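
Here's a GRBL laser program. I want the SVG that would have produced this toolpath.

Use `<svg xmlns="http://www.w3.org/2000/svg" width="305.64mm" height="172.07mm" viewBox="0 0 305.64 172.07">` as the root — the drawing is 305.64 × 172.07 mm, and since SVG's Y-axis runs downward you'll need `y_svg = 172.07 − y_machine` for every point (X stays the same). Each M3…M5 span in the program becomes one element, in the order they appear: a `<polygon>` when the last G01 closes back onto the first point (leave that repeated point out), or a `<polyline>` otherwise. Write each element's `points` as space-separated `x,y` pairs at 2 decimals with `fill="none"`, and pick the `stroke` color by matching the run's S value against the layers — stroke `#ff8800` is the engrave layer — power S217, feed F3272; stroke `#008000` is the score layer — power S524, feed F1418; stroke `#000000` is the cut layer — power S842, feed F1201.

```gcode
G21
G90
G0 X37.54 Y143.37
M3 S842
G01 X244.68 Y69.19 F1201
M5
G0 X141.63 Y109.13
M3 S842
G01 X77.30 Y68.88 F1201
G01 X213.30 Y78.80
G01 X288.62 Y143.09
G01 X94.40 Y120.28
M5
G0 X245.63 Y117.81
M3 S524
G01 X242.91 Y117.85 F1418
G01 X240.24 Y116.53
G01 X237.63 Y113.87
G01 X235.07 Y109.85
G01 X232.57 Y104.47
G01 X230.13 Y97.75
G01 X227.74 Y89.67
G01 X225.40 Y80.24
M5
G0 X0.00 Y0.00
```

Machine Y-up, SVG Y-down with viewBox height 172.07, so y_svg = 172.07 − y_machine; X carries over.

Run 1: S842 ⇒ cut layer `#000000`. The run is open, so emit a `<polyline>` with points (Y-flipped): 37.54,28.70 244.68,102.88.

Run 2: S842 ⇒ cut layer `#000000`. The run is open, so emit a `<polyline>` with points (Y-flipped): 141.63,62.94 77.30,103.19 213.30,93.27 288.62,28.98 94.40,51.79.

Run 3: S524 ⇒ score layer `#008000`. The run is open, so emit a `<polyline>` with points (Y-flipped): 245.63,54.26 242.91,54.22 240.24,55.54 237.63,58.20 235.07,62.22 232.57,67.60 230.13,74.32 227.74,82.40 225.40,91.83.

<svg xmlns="http://www.w3.org/2000/svg" width="305.64mm" height="172.07mm" viewBox="0 0 305.64 172.07">
  <polyline points="37.54,28.70 244.68,102.88" fill="none" stroke="#000000"/>
  <polyline points="141.63,62.94 77.30,103.19 213.30,93.27 288.62,28.98 94.40,51.79" fill="none" stroke="#000000"/>
  <polyline points="245.63,54.26 242.91,54.22 240.24,55.54 237.63,58.20 235.07,62.22 232.57,67.60 230.13,74.32 227.74,82.40 225.40,91.83" fill="none" stroke="#008000"/>
</svg>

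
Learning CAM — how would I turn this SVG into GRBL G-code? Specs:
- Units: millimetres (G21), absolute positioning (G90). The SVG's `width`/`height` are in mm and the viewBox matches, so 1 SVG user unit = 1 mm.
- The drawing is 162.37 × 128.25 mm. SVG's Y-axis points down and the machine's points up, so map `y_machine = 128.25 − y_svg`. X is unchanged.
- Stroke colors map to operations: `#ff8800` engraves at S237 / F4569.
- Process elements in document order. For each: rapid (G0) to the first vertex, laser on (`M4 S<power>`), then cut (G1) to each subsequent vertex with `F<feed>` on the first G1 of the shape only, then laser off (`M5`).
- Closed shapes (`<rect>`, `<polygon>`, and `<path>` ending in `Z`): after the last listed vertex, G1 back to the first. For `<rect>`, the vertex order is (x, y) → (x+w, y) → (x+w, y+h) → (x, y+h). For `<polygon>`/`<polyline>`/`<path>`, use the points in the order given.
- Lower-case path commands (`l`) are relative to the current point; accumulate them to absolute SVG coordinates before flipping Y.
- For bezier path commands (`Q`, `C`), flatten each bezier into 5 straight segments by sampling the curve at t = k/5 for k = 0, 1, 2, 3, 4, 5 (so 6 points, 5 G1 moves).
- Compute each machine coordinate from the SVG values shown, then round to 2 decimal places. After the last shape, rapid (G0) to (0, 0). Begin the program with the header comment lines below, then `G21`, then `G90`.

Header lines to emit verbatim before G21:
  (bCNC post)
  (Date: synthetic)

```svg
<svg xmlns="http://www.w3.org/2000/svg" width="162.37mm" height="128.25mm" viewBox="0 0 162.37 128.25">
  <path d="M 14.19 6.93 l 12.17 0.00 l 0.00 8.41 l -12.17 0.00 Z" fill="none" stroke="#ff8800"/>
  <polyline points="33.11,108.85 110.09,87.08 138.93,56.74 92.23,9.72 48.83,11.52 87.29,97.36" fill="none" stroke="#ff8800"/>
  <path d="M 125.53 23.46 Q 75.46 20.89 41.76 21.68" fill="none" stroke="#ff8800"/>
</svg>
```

viewBox `0 0 162.37 128.25` with mm width/height → 1 unit = 1 mm. Flip: y_m = 128.25 − y_svg.

**Shape 1** — `<path>` rectangle, stroke `#ff8800` → engrave (S237, F4569). Machine vertices: (14.19,121.32) → (26.36,121.32) → (26.36,112.91) → (14.19,112.91) → (14.19,121.32). Closed: final G1 returns to the first vertex.

**Shape 2** — `<polyline>` open polyline, stroke `#ff8800` → engrave (S237, F4569). Machine vertices: (33.11,19.40) → (110.09,41.17) → (138.93,71.51) → (92.23,118.53) → (48.83,116.73) → (87.29,30.89). Open path.

**Shape 3** — `<path>` quadratic bezier, stroke `#ff8800` → engrave (S237, F4569). Control points (SVG): P0=(125.53,23.46), P1=(75.46,20.89), P2=(41.76,21.68); sampled at t=k/5. Machine vertices: (125.53,104.79) → (106.16,105.68) → (88.09,106.31) → (71.34,106.66) → (55.89,106.75) → (41.76,106.57). Open path.

(bCNC post)
(Date: synthetic)
G21
G90
G0 X14.19 Y121.32
M4 S237
G1 X26.36 Y121.32 F4569
G1 X26.36 Y112.91
G1 X14.19 Y112.91
G1 X14.19 Y121.32
M5
G0 X33.11 Y19.40
M4 S237
G1 X110.09 Y41.17 F4569
G1 X138.93 Y71.51
G1 X92.23 Y118.53
G1 X48.83 Y116.73
G1 X87.29 Y30.89
M5
G0 X125.53 Y104.79
M4 S237
G1 X106.16 Y105.68 F4569
G1 X88.09 Y106.31
G1 X71.34 Y106.66
G1 X55.89 Y106.75
G1 X41.76 Y106.57
M5
G0 X0.00 Y0.00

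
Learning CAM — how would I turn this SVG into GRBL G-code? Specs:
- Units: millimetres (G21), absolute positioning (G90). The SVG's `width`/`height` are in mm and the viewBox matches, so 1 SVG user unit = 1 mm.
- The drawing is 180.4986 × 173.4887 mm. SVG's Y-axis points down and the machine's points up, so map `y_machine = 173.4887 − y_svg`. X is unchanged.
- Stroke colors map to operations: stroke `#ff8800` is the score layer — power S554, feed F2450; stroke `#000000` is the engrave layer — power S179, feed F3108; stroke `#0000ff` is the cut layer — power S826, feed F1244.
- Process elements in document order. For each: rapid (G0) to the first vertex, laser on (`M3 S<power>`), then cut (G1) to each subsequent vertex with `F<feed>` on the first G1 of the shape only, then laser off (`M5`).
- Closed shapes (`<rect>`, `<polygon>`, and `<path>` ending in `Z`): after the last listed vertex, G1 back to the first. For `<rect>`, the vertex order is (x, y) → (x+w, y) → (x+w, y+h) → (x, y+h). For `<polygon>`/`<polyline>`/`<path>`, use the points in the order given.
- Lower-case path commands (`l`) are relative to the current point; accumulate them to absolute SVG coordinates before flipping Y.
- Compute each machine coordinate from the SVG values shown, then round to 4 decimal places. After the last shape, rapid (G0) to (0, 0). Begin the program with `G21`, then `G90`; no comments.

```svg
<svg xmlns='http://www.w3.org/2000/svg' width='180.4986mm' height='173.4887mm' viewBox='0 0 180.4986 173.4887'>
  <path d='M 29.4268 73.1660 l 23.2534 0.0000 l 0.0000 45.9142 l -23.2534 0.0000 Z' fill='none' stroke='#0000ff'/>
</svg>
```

Since the viewBox matches the mm dimensions, user units are millimetres directly. The only transform is the Y-flip y_m = 173.4887 − y_svg.

Shape 1 is a rectangle drawn with `<path>`. Its stroke #0000ff means cut at S826, F1244. After flipping Y the toolpath is (29.4268,100.3227) → (52.6802,100.3227) → (52.6802,54.4085) → (29.4268,54.4085) → (29.4268,100.3227), returning to the start.

G21
G90
G0 X29.4268 Y100.3227
M3 S826
G1 X52.6802 Y100.3227 F1244
G1 X52.6802 Y54.4085
G1 X29.4268 Y54.4085
G1 X29.4268 Y100.3227
M5
G0 X0.0000 Y0.0000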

- WHAT IS BEING ASKED -
For the material above, how many lines contain the word "unchanged"? Only the number should be given.

- SOLUTION FOR THIS EXERCISE -
2